▶ Source material:
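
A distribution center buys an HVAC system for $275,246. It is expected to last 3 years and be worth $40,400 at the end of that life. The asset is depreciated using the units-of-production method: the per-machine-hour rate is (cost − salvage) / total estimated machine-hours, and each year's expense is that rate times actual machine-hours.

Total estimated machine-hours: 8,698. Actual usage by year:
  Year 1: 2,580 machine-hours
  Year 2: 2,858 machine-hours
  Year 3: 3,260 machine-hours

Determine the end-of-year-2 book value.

Depreciable base = $275,246 − $40,400 = $234,846.
Rate = $234,846 / 8,698 machine-hours = $27 per machine-hour.
Year 1: 2,580 × $27 = $69,660. Book value $205,586.
Year 2: 2,858 × $27 = $77,166. Book value $128,420.

$128,420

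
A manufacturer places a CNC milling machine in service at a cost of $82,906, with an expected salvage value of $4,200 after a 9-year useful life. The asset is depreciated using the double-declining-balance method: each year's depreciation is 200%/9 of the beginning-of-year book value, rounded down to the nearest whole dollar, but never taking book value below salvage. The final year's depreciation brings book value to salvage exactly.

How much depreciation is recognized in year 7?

Depreciable base = $82,906 − $4,200 = $78,706.
Year 1: ⌊$82,906 × 200%/9⌋ = $18,423. Book value $64,483.
Year 2: ⌊$64,483 × 200%/9⌋ = $14,329. Book value $50,154.
Year 3: ⌊$50,154 × 200%/9⌋ = $11,145. Book value $39,009.
Year 4: ⌊$39,009 × 200%/9⌋ = $8,668. Book value $30,341.
Year 5: ⌊$30,341 × 200%/9⌋ = $6,742. Book value $23,599.
Year 6: ⌊$23,599 × 200%/9⌋ = $5,244. Book value $18,355.
Year 7: ⌊$18,355 × 200%/9⌋ = $4,078. Book value $14,277.

$4,078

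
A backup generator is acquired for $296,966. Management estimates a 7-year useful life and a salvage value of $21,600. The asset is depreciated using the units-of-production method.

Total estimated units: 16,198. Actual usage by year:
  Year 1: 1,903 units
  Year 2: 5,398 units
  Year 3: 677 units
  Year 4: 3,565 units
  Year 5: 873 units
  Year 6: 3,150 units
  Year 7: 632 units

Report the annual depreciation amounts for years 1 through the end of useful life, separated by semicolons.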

▶ What is being asked: Your task is to reproduce each entry exactly.

▶ Response to the exercise:
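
A distribution center buys an HVAC system for $275,246. It is expected to last 3 years and be worth $40,400 at the end of that life. The asset is depreciated using the units-of-production method: the per-machine-hour rate is (cost − salvage) / total estimated machine-hours, and each year's expense is that rate times actual machine-hours.

Total estimated machine-hours: 8,698. Actual usage by year:
  Year 1: 2,580 machine-hours
  Year 2: 2,858 machine-hours
  Year 3: 3,260 machine-hours

Determine the end-of-year-2 book value.

Depreciable base = $275,246 − $40,400 = $234,846.
Rate = $234,846 / 8,698 machine-hours = $27 per machine-hour.
Year 1: 2,580 × $27 = $69,660. Book value $205,586.
Year 2: 2,858 × $27 = $77,166. Book value $128,420.

$128,420

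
A manufacturer places a CNC milling machine in service at a cost of $82,906, with an expected salvage value of $4,200 after a 9-year useful life. The asset is depreciated using the double-declining-balance method: each year's depreciation is 200%/9 of the beginning-of-year book value, rounded down to the nearest whole dollar, but never taking book value below salvage. The final year's depreciation brings book value to salvage exactly.

How much depreciation is recognized in year 7?

Depreciable base = $82,906 − $4,200 = $78,706.
Year 1: ⌊$82,906 × 200%/9⌋ = $18,423. Book value $64,483.
Year 2: ⌊$64,483 × 200%/9⌋ = $14,329. Book value $50,154.
Year 3: ⌊$50,154 × 200%/9⌋ = $11,145. Book value $39,009.
Year 4: ⌊$39,009 × 200%/9⌋ = $8,668. Book value $30,341.
Year 5: ⌊$30,341 × 200%/9⌋ = $6,742. Book value $23,599.
Year 6: ⌊$23,599 × 200%/9⌋ = $5,244. Book value $18,355.
Year 7: ⌊$18,355 × 200%/9⌋ = $4,078. Book value $14,277.

$4,078

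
A backup generator is acquired for $296,966. Management estimates a 7-year useful life and a salvage value of $21,600. The asset is depreciated using the units-of-production method.

Total estimated units: 16,198. Actual usage by year:
  Year 1: 1,903 units
  Year 2: 5,398 units
  Year 3: 677 units
  Year 4: 3,565 units
  Year 5: 873 units
  Year 6: 3,150 units
  Year 7: 632 units

Report the annual depreciation amounts for years 1 through the end of useful life, separated by semicolons.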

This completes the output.